For every line in the material below that holds "epsilon", report the line.
[TASK INPUT]
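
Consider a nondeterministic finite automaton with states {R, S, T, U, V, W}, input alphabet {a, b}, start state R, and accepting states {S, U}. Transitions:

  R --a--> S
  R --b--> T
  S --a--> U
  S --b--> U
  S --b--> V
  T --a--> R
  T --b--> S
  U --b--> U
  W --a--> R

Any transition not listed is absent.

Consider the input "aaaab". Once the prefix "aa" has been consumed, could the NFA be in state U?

Yes

Start in {R}.
Read 'a': {R} → {S}.
Read 'a': {S} → {U}.
State U is in {U}.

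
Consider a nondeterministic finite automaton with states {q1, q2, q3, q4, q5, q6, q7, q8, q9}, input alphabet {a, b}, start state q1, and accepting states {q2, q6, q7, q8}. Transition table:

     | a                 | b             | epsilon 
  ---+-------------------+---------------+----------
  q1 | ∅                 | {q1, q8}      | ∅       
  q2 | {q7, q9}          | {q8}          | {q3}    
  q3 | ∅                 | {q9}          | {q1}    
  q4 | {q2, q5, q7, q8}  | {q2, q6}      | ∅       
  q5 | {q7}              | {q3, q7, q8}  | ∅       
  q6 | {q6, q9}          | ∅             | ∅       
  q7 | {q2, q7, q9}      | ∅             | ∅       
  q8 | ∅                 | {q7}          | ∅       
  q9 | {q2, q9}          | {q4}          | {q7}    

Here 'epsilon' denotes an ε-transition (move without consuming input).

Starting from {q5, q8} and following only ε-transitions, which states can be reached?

{q5, q8}

Begin with {q5, q8}.
No ε-moves leave this set, so the closure equals the set itself.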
[/TASK INPUT]
WRITTEN RESPONSE.
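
     | a                 | b             | epsilon 
Here 'epsilon' denotes an ε-transition (move without consuming input).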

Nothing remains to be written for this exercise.